**WHAT TO WORK ON**
For this exercise, the reply is the listing below, reproduced exactly.

======== TASK INPUT

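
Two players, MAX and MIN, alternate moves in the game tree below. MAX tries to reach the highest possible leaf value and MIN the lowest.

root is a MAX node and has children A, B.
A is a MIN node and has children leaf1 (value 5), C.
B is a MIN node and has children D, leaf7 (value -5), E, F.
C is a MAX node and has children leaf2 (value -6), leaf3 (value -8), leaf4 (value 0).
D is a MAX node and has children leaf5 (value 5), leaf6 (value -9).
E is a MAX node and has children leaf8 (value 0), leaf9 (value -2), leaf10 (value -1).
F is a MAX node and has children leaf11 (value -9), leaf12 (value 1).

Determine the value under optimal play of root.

0

C (MAX): max(-6, -8, 0) = 0
A (MIN): min(5, 0) = 0
D (MAX): max(5, -9) = 5
E (MAX): max(0, -2, -1) = 0
F (MAX): max(-9, 1) = 1
B (MIN): min(5, -5, 0, 1) = -5
root (MAX): max(0, -5) = 0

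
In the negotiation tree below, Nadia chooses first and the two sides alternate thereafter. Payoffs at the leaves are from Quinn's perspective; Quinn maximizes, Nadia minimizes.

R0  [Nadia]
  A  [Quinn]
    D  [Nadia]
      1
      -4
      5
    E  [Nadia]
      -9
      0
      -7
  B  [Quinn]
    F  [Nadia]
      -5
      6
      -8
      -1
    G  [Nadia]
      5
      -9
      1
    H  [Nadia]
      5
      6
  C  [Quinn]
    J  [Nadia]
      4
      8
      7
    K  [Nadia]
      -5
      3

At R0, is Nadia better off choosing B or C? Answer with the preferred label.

C

F (Nadia): min(-5, 6, -8, -1) = -8
G (Nadia): min(5, -9, 1) = -9
H (Nadia): min(5, 6) = 5
B (Quinn): max(-8, -9, 5) = 5
J (Nadia): min(4, 8, 7) = 4
K (Nadia): min(-5, 3) = -5
C (Quinn): max(4, -5) = 4
Nadia prefers the lower value; B=5, C=4. C is better since 4 < 5.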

================

**ANSWER SECTION**
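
Two players, MAX and MIN, alternate moves in the game tree below. MAX tries to reach the highest possible leaf value and MIN the lowest.

root is a MAX node and has children A, B.
A is a MIN node and has children leaf1 (value 5), C.
B is a MIN node and has children D, leaf7 (value -5), E, F.
C is a MAX node and has children leaf2 (value -6), leaf3 (value -8), leaf4 (value 0).
D is a MAX node and has children leaf5 (value 5), leaf6 (value -9).
E is a MAX node and has children leaf8 (value 0), leaf9 (value -2), leaf10 (value -1).
F is a MAX node and has children leaf11 (value -9), leaf12 (value 1).

Determine the value under optimal play of root.

0

C (MAX): max(-6, -8, 0) = 0
A (MIN): min(5, 0) = 0
D (MAX): max(5, -9) = 5
E (MAX): max(0, -2, -1) = 0
F (MAX): max(-9, 1) = 1
B (MIN): min(5, -5, 0, 1) = -5
root (MAX): max(0, -5) = 0

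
In the negotiation tree below, Nadia chooses first and the two sides alternate thereafter. Payoffs at the leaves are from Quinn's perspective; Quinn maximizes, Nadia minimizes.

R0  [Nadia]
  A  [Quinn]
    D  [Nadia]
      1
      -4
      5
    E  [Nadia]
      -9
      0
      -7
  B  [Quinn]
    F  [Nadia]
      -5
      6
      -8
      -1
    G  [Nadia]
      5
      -9
      1
    H  [Nadia]
      5
      6
  C  [Quinn]
    J  [Nadia]
      4
      8
      7
    K  [Nadia]
      -5
      3

At R0, is Nadia better off choosing B or C? Answer with the preferred label.

C

F (Nadia): min(-5, 6, -8, -1) = -8
G (Nadia): min(5, -9, 1) = -9
H (Nadia): min(5, 6) = 5
B (Quinn): max(-8, -9, 5) = 5
J (Nadia): min(4, 8, 7) = 4
K (Nadia): min(-5, 3) = -5
C (Quinn): max(4, -5) = 4
Nadia prefers the lower value; B=5, C=4. C is better since 4 < 5.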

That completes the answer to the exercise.